= TASK TO CARRY OUT =
Using the records below, output the stretch that opens with the line containing "A server connection" and closes with the line containing "(Total observations: 330.)", exactly and including both lines, with nothing more.

==== PROVIDED DATA

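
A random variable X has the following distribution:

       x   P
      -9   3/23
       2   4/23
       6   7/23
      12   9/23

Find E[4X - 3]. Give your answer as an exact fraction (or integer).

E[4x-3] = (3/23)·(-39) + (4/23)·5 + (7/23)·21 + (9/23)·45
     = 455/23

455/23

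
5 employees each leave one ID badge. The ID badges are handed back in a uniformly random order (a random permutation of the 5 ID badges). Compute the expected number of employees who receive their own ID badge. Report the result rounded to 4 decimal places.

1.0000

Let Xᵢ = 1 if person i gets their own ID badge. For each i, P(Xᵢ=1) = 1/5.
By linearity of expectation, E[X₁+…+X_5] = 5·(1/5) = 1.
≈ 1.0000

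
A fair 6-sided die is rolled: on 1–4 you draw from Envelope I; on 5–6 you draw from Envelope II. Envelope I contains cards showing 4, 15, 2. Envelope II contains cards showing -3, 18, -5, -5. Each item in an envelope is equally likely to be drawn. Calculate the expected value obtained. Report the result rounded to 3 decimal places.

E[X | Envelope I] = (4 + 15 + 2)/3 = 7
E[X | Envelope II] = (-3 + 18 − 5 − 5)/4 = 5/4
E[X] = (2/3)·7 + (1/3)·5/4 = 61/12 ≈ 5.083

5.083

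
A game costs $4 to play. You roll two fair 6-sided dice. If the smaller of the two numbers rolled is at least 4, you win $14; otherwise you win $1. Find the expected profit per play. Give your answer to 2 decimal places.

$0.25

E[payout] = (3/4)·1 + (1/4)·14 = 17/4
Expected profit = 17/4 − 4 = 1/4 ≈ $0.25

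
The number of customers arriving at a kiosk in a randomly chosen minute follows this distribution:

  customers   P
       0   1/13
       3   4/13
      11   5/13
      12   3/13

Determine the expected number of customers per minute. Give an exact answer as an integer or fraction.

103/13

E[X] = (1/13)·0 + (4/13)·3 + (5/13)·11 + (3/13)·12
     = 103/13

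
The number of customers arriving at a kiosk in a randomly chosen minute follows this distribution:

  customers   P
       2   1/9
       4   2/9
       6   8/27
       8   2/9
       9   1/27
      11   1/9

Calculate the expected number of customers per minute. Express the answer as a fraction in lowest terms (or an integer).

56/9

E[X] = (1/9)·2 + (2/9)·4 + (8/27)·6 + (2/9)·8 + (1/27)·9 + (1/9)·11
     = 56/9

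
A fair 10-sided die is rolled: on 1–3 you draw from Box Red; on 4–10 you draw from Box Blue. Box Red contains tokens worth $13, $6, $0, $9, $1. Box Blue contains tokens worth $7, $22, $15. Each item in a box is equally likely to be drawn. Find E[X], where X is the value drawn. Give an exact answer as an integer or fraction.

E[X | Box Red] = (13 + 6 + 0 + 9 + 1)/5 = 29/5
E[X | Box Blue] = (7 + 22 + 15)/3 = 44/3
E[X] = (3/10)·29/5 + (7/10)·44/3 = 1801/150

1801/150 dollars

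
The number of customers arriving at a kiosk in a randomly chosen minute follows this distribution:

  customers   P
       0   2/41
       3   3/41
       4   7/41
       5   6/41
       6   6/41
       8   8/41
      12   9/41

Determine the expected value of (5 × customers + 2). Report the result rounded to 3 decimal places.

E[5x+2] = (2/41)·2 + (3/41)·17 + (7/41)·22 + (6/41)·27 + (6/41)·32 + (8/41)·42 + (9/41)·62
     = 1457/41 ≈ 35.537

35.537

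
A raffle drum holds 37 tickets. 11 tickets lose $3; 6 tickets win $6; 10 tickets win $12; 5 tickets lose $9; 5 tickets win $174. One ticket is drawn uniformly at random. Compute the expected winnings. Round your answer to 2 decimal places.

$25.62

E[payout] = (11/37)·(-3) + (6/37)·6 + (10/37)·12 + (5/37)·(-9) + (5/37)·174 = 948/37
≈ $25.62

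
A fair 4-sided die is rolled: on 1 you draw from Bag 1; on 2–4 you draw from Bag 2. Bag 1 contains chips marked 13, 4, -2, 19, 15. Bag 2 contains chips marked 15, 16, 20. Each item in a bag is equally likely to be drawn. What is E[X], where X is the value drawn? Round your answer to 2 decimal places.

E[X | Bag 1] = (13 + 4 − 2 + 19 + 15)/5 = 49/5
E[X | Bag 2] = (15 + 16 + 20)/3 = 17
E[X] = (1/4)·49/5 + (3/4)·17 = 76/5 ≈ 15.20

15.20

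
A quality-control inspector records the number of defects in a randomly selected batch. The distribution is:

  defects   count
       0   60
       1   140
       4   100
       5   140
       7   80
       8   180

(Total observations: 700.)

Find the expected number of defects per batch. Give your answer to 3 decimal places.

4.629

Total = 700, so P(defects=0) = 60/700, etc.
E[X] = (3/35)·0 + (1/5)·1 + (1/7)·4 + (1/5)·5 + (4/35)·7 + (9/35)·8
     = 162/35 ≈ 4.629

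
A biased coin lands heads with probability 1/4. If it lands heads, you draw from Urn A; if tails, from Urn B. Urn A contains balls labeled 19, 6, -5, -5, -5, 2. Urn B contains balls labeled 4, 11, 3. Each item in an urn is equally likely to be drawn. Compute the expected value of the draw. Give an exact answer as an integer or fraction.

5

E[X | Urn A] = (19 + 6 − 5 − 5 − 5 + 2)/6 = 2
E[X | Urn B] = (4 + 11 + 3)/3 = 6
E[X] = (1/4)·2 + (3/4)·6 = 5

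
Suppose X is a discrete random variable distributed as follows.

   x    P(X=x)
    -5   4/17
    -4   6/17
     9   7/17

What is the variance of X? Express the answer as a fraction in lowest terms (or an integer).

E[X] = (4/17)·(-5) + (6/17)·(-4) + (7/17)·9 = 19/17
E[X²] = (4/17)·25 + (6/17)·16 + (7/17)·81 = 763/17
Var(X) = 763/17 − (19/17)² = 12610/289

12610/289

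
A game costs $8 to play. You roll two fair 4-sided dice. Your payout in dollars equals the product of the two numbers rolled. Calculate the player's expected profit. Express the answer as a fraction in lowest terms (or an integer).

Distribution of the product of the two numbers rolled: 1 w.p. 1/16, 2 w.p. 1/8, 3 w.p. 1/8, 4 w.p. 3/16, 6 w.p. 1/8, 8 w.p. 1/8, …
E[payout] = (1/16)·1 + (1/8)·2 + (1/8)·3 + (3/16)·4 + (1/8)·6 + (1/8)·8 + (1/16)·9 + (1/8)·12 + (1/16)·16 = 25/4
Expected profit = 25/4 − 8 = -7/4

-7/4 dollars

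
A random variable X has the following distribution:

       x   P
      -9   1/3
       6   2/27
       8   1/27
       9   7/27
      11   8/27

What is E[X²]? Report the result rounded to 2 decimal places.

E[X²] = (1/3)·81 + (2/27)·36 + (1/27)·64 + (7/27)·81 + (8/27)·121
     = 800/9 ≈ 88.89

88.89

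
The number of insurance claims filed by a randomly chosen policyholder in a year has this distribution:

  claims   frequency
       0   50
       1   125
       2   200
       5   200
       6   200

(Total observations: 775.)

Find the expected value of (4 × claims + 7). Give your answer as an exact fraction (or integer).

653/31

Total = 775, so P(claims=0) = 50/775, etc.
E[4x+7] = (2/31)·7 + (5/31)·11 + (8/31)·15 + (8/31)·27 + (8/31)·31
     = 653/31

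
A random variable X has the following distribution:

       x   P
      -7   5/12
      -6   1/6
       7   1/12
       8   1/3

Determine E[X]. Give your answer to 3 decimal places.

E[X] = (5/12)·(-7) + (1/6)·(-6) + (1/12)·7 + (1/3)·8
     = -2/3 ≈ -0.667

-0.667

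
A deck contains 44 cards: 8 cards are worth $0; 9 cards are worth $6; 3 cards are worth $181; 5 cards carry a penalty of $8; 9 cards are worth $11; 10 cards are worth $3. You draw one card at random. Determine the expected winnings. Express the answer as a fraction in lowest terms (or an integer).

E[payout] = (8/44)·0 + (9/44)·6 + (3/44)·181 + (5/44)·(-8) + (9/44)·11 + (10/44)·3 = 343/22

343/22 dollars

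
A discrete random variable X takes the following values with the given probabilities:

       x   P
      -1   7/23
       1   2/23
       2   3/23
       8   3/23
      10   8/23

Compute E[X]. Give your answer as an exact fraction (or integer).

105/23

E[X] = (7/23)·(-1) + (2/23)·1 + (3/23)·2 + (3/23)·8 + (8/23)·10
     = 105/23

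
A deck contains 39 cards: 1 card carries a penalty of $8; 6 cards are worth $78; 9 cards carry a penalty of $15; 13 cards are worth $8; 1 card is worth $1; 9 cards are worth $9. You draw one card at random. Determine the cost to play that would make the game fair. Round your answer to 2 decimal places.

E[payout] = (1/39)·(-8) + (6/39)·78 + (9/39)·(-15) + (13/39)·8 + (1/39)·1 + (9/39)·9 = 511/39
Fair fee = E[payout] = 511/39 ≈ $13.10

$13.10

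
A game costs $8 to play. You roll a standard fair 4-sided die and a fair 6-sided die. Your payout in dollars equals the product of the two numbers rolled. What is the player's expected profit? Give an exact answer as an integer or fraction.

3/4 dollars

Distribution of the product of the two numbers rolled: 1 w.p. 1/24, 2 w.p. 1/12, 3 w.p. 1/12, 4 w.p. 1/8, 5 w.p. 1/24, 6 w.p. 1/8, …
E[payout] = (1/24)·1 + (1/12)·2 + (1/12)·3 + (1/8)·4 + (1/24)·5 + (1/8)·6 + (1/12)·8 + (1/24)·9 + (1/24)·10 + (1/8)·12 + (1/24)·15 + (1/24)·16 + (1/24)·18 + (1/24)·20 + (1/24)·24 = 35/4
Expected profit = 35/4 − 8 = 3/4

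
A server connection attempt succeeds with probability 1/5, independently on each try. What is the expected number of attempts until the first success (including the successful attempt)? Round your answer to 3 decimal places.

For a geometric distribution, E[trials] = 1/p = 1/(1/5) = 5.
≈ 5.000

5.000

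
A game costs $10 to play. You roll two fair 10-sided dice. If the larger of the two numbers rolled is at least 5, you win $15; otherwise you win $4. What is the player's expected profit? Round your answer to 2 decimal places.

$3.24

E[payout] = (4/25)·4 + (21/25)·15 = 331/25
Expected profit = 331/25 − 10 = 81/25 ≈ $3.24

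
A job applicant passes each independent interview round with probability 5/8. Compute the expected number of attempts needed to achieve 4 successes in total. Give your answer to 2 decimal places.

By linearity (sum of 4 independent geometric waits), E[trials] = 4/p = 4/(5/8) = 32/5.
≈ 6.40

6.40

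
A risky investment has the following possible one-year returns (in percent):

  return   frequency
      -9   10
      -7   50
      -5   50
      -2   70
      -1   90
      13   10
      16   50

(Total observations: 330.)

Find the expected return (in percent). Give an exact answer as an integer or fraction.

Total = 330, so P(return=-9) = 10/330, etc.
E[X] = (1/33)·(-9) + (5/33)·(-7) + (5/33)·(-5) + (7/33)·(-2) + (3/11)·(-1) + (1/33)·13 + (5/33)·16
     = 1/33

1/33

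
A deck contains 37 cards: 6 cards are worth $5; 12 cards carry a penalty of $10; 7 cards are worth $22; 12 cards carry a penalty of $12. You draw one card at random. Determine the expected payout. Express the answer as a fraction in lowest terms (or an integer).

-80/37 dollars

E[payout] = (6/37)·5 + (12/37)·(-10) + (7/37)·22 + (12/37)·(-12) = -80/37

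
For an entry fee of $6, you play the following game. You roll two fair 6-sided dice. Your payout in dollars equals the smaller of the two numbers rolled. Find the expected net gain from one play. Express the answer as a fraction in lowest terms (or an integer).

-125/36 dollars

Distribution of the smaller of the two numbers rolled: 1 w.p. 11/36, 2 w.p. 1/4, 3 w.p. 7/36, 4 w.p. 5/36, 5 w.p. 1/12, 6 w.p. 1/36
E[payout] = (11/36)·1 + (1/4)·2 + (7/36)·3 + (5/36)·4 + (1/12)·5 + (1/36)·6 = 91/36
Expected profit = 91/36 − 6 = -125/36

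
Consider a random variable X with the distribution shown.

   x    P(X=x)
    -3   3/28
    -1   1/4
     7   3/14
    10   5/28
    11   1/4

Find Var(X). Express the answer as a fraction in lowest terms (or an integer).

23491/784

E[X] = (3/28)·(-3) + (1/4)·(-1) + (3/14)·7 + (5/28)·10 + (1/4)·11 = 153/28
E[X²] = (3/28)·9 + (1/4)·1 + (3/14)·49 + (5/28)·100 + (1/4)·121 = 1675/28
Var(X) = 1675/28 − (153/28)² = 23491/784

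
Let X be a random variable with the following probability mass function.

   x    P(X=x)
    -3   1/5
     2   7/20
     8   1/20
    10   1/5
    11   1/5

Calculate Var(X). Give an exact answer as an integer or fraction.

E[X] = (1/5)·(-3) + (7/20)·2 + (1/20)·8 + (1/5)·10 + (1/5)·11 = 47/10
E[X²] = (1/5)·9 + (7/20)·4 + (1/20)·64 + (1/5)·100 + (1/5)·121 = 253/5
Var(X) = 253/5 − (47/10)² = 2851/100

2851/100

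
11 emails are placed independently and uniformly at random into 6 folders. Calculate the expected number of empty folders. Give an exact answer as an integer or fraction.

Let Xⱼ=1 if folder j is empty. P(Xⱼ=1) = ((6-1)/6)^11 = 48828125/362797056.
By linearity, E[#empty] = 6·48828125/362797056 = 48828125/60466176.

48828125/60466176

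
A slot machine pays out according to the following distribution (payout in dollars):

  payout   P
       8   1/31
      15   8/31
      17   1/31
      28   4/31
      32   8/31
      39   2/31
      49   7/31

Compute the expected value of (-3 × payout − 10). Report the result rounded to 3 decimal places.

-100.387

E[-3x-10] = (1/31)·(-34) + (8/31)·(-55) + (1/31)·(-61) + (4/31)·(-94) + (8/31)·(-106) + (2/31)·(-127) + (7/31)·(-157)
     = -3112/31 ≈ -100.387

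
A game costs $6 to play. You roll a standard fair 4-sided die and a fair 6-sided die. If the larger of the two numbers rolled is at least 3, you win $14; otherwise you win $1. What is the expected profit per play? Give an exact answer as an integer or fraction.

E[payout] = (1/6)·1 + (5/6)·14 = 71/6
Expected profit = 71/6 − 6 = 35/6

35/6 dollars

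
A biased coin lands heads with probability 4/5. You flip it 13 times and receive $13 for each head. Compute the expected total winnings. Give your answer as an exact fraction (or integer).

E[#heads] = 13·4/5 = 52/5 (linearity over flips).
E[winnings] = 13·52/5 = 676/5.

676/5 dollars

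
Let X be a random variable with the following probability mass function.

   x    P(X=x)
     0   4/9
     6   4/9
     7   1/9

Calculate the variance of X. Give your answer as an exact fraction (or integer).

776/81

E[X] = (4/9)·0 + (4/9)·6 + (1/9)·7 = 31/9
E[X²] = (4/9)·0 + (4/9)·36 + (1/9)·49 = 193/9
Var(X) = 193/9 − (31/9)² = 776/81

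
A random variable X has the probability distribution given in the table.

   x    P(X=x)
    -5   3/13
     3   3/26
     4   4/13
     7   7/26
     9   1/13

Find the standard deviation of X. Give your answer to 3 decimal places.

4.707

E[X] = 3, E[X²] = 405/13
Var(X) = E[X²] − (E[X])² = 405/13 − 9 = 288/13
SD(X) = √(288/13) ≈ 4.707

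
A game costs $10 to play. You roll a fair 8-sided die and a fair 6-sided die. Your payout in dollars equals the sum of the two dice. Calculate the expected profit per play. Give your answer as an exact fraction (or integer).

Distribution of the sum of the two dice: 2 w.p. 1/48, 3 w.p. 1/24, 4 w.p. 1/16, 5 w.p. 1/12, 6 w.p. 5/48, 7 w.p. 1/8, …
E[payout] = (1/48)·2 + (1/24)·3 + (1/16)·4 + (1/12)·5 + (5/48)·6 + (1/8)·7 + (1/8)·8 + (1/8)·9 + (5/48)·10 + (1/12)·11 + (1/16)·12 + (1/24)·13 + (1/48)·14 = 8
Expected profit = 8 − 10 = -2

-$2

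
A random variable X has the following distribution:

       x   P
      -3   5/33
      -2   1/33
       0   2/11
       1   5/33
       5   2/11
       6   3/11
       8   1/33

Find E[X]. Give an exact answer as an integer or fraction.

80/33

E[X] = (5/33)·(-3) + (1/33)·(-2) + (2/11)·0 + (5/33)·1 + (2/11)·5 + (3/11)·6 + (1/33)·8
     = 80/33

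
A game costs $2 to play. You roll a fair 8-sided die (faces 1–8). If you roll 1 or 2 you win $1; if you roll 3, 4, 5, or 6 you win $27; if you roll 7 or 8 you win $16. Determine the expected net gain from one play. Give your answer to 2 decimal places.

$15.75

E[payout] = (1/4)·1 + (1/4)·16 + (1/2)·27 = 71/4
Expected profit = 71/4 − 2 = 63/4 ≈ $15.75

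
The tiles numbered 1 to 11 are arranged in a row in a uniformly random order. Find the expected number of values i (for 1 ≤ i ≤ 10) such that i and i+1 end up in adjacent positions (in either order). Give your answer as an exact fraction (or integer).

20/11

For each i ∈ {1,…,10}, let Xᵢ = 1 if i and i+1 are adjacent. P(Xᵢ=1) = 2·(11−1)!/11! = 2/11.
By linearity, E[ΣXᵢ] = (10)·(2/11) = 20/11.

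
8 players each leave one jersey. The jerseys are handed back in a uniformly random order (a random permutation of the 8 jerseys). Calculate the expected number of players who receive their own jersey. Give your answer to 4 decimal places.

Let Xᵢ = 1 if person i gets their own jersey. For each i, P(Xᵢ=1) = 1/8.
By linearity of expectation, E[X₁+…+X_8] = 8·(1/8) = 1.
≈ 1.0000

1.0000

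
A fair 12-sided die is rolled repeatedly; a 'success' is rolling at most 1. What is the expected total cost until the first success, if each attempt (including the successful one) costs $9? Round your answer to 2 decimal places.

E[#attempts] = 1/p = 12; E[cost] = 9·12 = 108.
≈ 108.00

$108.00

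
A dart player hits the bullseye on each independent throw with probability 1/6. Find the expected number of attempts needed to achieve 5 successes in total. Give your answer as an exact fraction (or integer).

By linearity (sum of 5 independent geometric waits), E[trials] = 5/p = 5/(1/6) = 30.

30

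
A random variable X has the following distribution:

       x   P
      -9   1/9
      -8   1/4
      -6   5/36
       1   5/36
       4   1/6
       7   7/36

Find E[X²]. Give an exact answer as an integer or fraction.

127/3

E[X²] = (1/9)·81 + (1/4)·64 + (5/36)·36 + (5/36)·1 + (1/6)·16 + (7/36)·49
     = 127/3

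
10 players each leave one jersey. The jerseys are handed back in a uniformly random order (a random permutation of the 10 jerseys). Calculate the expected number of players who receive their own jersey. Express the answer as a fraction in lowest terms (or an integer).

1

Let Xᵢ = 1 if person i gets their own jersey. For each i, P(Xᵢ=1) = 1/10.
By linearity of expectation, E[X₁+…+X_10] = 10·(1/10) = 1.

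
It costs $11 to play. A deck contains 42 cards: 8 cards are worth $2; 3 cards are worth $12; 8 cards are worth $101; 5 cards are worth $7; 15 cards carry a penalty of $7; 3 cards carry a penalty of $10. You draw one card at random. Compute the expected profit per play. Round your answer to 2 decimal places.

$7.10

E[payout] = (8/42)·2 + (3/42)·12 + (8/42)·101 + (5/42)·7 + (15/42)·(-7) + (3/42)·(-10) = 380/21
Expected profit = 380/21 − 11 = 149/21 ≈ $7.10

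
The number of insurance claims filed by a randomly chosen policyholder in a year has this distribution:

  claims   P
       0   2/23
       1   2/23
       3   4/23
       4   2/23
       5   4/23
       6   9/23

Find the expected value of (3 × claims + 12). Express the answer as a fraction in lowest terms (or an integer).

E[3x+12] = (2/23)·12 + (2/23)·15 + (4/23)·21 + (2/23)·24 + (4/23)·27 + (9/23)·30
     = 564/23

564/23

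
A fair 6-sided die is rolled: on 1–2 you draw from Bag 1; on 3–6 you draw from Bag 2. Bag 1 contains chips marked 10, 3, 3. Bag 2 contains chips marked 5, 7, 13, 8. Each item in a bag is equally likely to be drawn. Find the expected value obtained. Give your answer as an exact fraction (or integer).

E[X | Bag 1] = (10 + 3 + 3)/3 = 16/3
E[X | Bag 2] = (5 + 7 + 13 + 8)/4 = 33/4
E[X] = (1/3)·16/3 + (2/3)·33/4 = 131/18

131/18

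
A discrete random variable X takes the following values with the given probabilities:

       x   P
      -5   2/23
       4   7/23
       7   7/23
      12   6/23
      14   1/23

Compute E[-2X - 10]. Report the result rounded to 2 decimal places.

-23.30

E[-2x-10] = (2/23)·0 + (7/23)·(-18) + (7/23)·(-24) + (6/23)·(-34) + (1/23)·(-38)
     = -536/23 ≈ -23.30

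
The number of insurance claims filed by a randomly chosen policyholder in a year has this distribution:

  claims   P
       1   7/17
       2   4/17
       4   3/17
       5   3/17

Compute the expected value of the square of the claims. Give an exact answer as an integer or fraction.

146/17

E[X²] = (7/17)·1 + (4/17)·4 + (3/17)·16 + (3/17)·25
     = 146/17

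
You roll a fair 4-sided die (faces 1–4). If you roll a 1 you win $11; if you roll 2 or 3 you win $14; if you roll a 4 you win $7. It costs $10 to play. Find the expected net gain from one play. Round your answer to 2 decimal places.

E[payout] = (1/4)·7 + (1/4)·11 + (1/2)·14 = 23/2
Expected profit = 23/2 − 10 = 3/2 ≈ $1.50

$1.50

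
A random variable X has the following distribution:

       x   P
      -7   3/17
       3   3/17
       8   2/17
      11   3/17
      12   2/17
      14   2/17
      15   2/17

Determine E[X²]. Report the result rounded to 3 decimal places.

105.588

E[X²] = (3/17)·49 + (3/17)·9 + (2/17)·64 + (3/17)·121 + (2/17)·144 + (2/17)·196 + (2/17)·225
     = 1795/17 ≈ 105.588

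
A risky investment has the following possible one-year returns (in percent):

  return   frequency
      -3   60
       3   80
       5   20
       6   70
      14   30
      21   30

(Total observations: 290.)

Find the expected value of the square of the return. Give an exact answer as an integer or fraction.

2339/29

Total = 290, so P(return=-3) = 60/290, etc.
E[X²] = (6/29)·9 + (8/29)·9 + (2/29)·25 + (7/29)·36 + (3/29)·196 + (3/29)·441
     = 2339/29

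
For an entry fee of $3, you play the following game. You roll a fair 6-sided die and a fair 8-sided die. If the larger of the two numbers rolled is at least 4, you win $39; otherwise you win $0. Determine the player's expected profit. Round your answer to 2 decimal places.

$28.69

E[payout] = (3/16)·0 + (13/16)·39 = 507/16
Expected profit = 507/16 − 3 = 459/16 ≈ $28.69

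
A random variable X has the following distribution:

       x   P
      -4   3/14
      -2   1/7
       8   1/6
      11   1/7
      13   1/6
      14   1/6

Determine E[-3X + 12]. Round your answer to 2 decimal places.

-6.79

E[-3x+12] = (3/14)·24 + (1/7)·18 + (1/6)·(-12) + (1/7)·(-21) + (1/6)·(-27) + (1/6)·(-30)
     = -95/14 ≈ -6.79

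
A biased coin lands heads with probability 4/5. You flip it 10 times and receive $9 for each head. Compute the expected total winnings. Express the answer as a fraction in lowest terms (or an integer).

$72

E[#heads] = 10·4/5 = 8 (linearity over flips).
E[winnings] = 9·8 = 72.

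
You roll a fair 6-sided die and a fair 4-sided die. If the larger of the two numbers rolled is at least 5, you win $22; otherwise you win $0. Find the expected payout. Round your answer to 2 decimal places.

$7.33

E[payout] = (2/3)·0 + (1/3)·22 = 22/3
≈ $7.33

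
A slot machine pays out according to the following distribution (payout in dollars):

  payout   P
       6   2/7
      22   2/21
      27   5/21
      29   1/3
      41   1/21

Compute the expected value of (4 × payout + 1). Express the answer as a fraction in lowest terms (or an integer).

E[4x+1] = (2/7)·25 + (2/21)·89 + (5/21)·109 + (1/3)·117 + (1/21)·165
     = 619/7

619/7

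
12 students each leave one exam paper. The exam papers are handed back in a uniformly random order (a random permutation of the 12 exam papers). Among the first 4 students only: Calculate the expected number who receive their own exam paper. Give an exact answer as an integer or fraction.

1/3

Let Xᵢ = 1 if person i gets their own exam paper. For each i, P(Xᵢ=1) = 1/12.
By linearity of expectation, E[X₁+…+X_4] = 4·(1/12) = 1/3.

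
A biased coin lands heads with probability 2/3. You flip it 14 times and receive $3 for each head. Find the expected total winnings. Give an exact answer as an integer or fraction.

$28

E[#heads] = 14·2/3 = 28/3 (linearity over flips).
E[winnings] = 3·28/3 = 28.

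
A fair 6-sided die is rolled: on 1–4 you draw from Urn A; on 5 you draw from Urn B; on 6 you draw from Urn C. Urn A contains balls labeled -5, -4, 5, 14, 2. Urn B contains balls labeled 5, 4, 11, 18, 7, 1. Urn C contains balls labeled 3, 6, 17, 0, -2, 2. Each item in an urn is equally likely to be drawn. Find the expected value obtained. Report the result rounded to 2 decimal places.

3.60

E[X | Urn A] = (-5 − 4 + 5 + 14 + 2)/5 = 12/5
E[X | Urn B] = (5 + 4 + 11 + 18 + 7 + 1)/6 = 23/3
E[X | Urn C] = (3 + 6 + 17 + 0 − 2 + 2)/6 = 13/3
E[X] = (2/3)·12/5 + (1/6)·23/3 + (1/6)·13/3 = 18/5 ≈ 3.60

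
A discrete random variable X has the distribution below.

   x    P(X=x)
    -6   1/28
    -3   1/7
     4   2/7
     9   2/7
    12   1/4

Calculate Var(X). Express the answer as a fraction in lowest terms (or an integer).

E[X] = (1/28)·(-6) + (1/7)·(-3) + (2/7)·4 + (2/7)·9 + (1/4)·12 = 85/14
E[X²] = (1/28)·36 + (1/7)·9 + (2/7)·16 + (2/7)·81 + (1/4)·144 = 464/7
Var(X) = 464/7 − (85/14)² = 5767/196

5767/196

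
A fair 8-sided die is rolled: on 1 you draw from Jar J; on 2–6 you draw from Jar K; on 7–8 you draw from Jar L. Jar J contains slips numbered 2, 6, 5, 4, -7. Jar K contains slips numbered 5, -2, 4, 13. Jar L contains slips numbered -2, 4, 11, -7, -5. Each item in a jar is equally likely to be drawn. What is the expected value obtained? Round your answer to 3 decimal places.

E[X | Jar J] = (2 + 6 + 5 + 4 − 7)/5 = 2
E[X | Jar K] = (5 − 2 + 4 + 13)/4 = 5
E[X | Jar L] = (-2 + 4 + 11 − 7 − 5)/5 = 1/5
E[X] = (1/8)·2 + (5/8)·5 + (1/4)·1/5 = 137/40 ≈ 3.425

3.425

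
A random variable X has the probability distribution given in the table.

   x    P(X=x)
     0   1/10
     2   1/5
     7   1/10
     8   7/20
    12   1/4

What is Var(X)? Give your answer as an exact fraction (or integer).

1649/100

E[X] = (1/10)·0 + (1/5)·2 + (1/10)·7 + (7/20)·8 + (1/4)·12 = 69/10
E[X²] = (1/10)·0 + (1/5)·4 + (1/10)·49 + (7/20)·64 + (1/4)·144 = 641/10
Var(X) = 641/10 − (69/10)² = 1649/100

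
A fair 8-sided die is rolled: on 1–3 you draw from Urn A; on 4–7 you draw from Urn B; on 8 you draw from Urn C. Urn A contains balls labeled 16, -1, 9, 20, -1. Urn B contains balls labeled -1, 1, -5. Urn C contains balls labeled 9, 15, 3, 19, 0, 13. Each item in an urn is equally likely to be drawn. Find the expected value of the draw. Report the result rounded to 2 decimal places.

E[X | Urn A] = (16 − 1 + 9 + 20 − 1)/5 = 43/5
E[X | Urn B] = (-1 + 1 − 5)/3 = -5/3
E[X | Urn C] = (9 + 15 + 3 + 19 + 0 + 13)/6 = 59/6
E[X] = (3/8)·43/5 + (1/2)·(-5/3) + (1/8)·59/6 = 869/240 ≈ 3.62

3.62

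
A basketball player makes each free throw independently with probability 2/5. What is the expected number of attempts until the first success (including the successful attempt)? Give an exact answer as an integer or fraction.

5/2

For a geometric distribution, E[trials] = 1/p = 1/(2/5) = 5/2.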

========

= RESPONSE AREA =
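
A server connection attempt succeeds with probability 1/5, independently on each try. What is the expected number of attempts until the first success (including the successful attempt)? Round your answer to 3 decimal places.

For a geometric distribution, E[trials] = 1/p = 1/(1/5) = 5.
≈ 5.000

5.000

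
A game costs $10 to play. You roll two fair 10-sided dice. If the larger of the two numbers rolled is at least 5, you win $15; otherwise you win $4. What is the player's expected profit? Round your answer to 2 decimal places.

$3.24

E[payout] = (4/25)·4 + (21/25)·15 = 331/25
Expected profit = 331/25 − 10 = 81/25 ≈ $3.24

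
A job applicant passes each independent interview round with probability 5/8. Compute the expected number of attempts needed to achieve 4 successes in total. Give your answer to 2 decimal places.

By linearity (sum of 4 independent geometric waits), E[trials] = 4/p = 4/(5/8) = 32/5.
≈ 6.40

6.40

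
A risky investment has the following possible one-year returns (in percent):

  return   frequency
      -9   10
      -7   50
      -5   50
      -2   70
      -1   90
      13   10
      16   50

(Total observations: 330.)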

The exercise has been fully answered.